# [Problem requirements]
Given the records below, set each one down again exactly as it reads.

# [Extracted material]
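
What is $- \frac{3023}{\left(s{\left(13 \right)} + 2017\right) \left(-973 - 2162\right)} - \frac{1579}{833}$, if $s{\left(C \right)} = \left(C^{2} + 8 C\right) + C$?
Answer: $- \frac{232606364}{122738385} \approx -1.8951$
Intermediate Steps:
$s{\left(C \right)} = C^{2} + 9 C$
$- \frac{3023}{\left(s{\left(13 \right)} + 2017\right) \left(-973 - 2162\right)} - \frac{1579}{833} = - \frac{3023}{\left(13 \left(9 + 13\right) + 2017\right) \left(-973 - 2162\right)} - \frac{1579}{833} = - \frac{3023}{\left(13 \cdot 22 + 2017\right) \left(-3135\right)} - \frac{1579}{833} = - \frac{3023}{\left(286 + 2017\right) \left(-3135\right)} - \frac{1579}{833} = - \frac{3023}{2303 \left(-3135\right)} - \frac{1579}{833} = - \frac{3023}{-7219905} - \frac{1579}{833} = \left(-3023\right) \left(- \frac{1}{7219905}\right) - \frac{1579}{833} = \frac{3023}{7219905} - \frac{1579}{833} = - \frac{232606364}{122738385}$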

# [Output of the task]
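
What is $- \frac{3023}{\left(s{\left(13 \right)} + 2017\right) \left(-973 - 2162\right)} - \frac{1579}{833}$, if $s{\left(C \right)} = \left(C^{2} + 8 C\right) + C$?
Answer: $- \frac{232606364}{122738385} \approx -1.8951$
Intermediate Steps:
$s{\left(C \right)} = C^{2} + 9 C$
$- \frac{3023}{\left(s{\left(13 \right)} + 2017\right) \left(-973 - 2162\right)} - \frac{1579}{833} = - \frac{3023}{\left(13 \left(9 + 13\right) + 2017\right) \left(-973 - 2162\right)} - \frac{1579}{833} = - \frac{3023}{\left(13 \cdot 22 + 2017\right) \left(-3135\right)} - \frac{1579}{833} = - \frac{3023}{\left(286 + 2017\right) \left(-3135\right)} - \frac{1579}{833} = - \frac{3023}{2303 \left(-3135\right)} - \frac{1579}{833} = - \frac{3023}{-7219905} - \frac{1579}{833} = \left(-3023\right) \left(- \frac{1}{7219905}\right) - \frac{1579}{833} = \frac{3023}{7219905} - \frac{1579}{833} = - \frac{232606364}{122738385}$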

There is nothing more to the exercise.